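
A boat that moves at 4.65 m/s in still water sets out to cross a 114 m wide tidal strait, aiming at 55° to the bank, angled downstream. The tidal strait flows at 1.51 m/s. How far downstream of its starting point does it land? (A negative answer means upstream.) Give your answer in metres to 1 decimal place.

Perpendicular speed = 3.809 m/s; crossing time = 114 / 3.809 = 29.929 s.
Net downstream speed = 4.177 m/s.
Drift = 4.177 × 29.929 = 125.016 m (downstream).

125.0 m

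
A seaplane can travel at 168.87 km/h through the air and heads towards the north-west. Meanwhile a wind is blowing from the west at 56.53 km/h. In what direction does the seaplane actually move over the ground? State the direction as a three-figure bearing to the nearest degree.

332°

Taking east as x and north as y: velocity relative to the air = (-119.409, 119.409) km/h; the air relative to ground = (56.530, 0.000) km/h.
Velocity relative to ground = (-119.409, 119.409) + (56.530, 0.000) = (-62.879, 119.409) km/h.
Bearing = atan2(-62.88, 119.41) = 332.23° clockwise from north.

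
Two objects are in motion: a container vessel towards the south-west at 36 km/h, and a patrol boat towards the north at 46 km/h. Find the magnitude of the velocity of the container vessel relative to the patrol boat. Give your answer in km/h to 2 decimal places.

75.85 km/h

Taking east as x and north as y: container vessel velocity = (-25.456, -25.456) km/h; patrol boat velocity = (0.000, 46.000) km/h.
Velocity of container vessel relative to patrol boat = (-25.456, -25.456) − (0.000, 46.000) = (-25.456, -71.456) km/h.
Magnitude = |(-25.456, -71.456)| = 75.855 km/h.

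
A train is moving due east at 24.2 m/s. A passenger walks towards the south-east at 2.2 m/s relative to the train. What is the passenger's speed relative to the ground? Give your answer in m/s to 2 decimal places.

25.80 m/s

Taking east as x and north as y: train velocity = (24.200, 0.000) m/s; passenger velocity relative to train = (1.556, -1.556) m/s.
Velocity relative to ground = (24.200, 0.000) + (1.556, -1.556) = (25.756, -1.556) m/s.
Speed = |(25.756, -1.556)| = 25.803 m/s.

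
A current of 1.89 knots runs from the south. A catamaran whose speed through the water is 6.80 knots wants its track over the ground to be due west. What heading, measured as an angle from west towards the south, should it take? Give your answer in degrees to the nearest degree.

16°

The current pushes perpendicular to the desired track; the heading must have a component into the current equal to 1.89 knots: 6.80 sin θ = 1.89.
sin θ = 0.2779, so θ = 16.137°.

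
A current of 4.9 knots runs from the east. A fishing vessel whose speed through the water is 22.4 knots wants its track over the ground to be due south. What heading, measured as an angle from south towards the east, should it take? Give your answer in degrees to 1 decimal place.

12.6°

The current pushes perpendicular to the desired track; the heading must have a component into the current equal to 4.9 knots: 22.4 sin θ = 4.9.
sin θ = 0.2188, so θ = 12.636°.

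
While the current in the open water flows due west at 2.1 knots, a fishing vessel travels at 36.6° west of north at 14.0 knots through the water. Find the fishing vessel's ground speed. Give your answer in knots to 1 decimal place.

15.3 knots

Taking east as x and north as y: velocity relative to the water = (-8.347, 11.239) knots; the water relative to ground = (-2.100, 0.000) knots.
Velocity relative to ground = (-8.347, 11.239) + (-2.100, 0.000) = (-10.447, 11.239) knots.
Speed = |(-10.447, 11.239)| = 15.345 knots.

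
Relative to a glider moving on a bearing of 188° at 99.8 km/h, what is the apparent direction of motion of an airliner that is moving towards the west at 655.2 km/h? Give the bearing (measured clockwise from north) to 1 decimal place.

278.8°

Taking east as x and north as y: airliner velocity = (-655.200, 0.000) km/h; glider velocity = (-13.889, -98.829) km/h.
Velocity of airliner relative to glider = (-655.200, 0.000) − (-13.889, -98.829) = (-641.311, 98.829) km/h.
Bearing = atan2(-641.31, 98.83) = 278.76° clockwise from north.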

Problem
Copy the lines of the listing exactly. Skip none.

Exercise result
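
A boat that moves at 4.65 m/s in still water sets out to cross a 114 m wide tidal strait, aiming at 55° to the bank, angled downstream. The tidal strait flows at 1.51 m/s. How far downstream of its starting point does it land? (A negative answer means upstream.) Give your answer in metres to 1 decimal place.

Perpendicular speed = 3.809 m/s; crossing time = 114 / 3.809 = 29.929 s.
Net downstream speed = 4.177 m/s.
Drift = 4.177 × 29.929 = 125.016 m (downstream).

125.0 m

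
A seaplane can travel at 168.87 km/h through the air and heads towards the north-west. Meanwhile a wind is blowing from the west at 56.53 km/h. In what direction does the seaplane actually move over the ground? State the direction as a three-figure bearing to the nearest degree.

332°

Taking east as x and north as y: velocity relative to the air = (-119.409, 119.409) km/h; the air relative to ground = (56.530, 0.000) km/h.
Velocity relative to ground = (-119.409, 119.409) + (56.530, 0.000) = (-62.879, 119.409) km/h.
Bearing = atan2(-62.88, 119.41) = 332.23° clockwise from north.

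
Two objects are in motion: a container vessel towards the south-west at 36 km/h, and a patrol boat towards the north at 46 km/h. Find the magnitude of the velocity of the container vessel relative to the patrol boat. Give your answer in km/h to 2 decimal places.

75.85 km/h

Taking east as x and north as y: container vessel velocity = (-25.456, -25.456) km/h; patrol boat velocity = (0.000, 46.000) km/h.
Velocity of container vessel relative to patrol boat = (-25.456, -25.456) − (0.000, 46.000) = (-25.456, -71.456) km/h.
Magnitude = |(-25.456, -71.456)| = 75.855 km/h.

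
A train is moving due east at 24.2 m/s. A passenger walks towards the south-east at 2.2 m/s relative to the train. What is the passenger's speed relative to the ground? Give your answer in m/s to 2 decimal places.

25.80 m/s

Taking east as x and north as y: train velocity = (24.200, 0.000) m/s; passenger velocity relative to train = (1.556, -1.556) m/s.
Velocity relative to ground = (24.200, 0.000) + (1.556, -1.556) = (25.756, -1.556) m/s.
Speed = |(25.756, -1.556)| = 25.803 m/s.

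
A current of 1.89 knots runs from the south. A catamaran whose speed through the water is 6.80 knots wants its track over the ground to be due west. What heading, measured as an angle from west towards the south, should it take? Give your answer in degrees to the nearest degree.

16°

The current pushes perpendicular to the desired track; the heading must have a component into the current equal to 1.89 knots: 6.80 sin θ = 1.89.
sin θ = 0.2779, so θ = 16.137°.

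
A current of 4.9 knots runs from the east. A fishing vessel whose speed through the water is 22.4 knots wants its track over the ground to be due south. What heading, measured as an angle from south towards the east, should it take? Give your answer in degrees to 1 decimal place.

12.6°

The current pushes perpendicular to the desired track; the heading must have a component into the current equal to 4.9 knots: 22.4 sin θ = 4.9.
sin θ = 0.2188, so θ = 12.636°.

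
While the current in the open water flows due west at 2.1 knots, a fishing vessel travels at 36.6° west of north at 14.0 knots through the water. Find the fishing vessel's ground speed. Give your answer in knots to 1 decimal place.

15.3 knots

Taking east as x and north as y: velocity relative to the water = (-8.347, 11.239) knots; the water relative to ground = (-2.100, 0.000) knots.
Velocity relative to ground = (-8.347, 11.239) + (-2.100, 0.000) = (-10.447, 11.239) knots.
Speed = |(-10.447, 11.239)| = 15.345 knots.

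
Relative to a glider moving on a bearing of 188° at 99.8 km/h, what is the apparent direction of motion of an airliner that is moving towards the west at 655.2 km/h? Give the bearing (measured clockwise from north) to 1 decimal place.

278.8°

Taking east as x and north as y: airliner velocity = (-655.200, 0.000) km/h; glider velocity = (-13.889, -98.829) km/h.
Velocity of airliner relative to glider = (-655.200, 0.000) − (-13.889, -98.829) = (-641.311, 98.829) km/h.
Bearing = atan2(-641.31, 98.83) = 278.76° clockwise from north.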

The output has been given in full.